*DATA FOR REVIEW*
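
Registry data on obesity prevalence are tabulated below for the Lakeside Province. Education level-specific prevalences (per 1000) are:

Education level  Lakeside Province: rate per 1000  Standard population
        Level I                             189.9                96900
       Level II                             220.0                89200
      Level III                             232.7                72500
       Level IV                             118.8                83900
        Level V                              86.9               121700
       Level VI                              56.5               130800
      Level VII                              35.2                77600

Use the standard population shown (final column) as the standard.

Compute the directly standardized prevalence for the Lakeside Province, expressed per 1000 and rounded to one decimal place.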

*TASK TO COMPLETE*
Reproduce the records word for word.

*SOLUTION TO THIS PROBLEM*
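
Registry data on obesity prevalence are tabulated below for the Lakeside Province. Education level-specific prevalences (per 1000) are:

Education level  Lakeside Province: rate per 1000  Standard population
        Level I                             189.9                96900
       Level II                             220.0                89200
      Level III                             232.7                72500
       Level IV                             118.8                83900
        Level V                              86.9               121700
       Level VI                              56.5               130800
      Level VII                              35.2                77600

Use the standard population shown (final column) as the standard.

Compute the directly standardized prevalence for the Lakeside Province, expressed per 1000 and rounded to one decimal place.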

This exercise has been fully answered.